Task instructions: Reproduce every line that appears below, precisely and completely.

Extracted entries:
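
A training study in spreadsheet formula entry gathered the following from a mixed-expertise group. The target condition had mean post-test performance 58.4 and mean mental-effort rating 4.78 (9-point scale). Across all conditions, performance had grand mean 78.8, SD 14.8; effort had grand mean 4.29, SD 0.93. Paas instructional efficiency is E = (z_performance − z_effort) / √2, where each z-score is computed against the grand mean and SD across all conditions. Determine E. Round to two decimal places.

z_performance = (58.4 − 78.8) / 14.8 = -20.4000 / 14.8 = -1.3784.
z_effort = (4.78 − 4.29) / 0.93 = 0.4900 / 0.93 = 0.5269.
z_P − z_E = -1.3784 − 0.5269 = -1.9053.
E = -1.9053 / √2 = -1.9053 / 1.41421 = -1.3473 ≈ -1.35.

-1.35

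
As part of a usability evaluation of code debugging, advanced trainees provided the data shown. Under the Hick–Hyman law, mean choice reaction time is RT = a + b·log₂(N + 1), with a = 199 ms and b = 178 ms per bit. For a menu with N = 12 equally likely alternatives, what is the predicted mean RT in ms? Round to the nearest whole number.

log₂(12 + 1) = log₂(13) = 3.7004.
RT = 199 + 178 × 3.7004 = 199 + 658.6712 = 857.6712 ms.
≈ 858 ms.

858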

Problem solution:
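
A training study in spreadsheet formula entry gathered the following from a mixed-expertise group. The target condition had mean post-test performance 58.4 and mean mental-effort rating 4.78 (9-point scale). Across all conditions, performance had grand mean 78.8, SD 14.8; effort had grand mean 4.29, SD 0.93. Paas instructional efficiency is E = (z_performance − z_effort) / √2, where each z-score is computed against the grand mean and SD across all conditions. Determine E. Round to two decimal places.

z_performance = (58.4 − 78.8) / 14.8 = -20.4000 / 14.8 = -1.3784.
z_effort = (4.78 − 4.29) / 0.93 = 0.4900 / 0.93 = 0.5269.
z_P − z_E = -1.3784 − 0.5269 = -1.9053.
E = -1.9053 / √2 = -1.9053 / 1.41421 = -1.3473 ≈ -1.35.

-1.35

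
As part of a usability evaluation of code debugging, advanced trainees provided the data shown. Under the Hick–Hyman law, mean choice reaction time is RT = a + b·log₂(N + 1), with a = 199 ms and b = 178 ms per bit. For a menu with N = 12 equally likely alternatives, what is the predicted mean RT in ms? Round to the nearest whole number.

log₂(12 + 1) = log₂(13) = 3.7004.
RT = 199 + 178 × 3.7004 = 199 + 658.6712 = 857.6712 ms.
≈ 858 ms.

858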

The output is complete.